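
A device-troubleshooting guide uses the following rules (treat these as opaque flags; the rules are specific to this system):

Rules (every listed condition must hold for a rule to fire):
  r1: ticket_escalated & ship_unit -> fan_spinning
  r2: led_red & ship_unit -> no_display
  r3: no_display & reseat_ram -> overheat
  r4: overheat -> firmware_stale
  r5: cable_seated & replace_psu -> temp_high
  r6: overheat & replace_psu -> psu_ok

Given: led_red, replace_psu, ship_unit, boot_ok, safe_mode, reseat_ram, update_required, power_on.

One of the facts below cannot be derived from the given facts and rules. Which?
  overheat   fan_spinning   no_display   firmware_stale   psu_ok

fan_spinning

[1] r2 [led_red & ship_unit -> no_display]. ⇒ new: no_display.
[2] r3 [no_display & reseat_ram -> overheat]. ⇒ new: overheat.
[3] r4 [overheat -> firmware_stale]; r6 [overheat & replace_psu -> psu_ok]. ⇒ new: firmware_stale, psu_ok.
Derived: firmware_stale (round 3), overheat (round 2), psu_ok (round 3), no_display (round 1). fan_spinning never appears in any round.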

Exercise details: From the entries above, return exactly the line containing "r1: ticket_escalated &", the line containing "One of the facts", and all lines between, and nothing else.

Response below:
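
  r1: ticket_escalated & ship_unit -> fan_spinning
  r2: led_red & ship_unit -> no_display
  r3: no_display & reseat_ram -> overheat
  r4: overheat -> firmware_stale
  r5: cable_seated & replace_psu -> temp_high
  r6: overheat & replace_psu -> psu_ok

Given: led_red, replace_psu, ship_unit, boot_ok, safe_mode, reseat_ram, update_required, power_on.

One of the facts below cannot be derived from the given facts and rules. Which?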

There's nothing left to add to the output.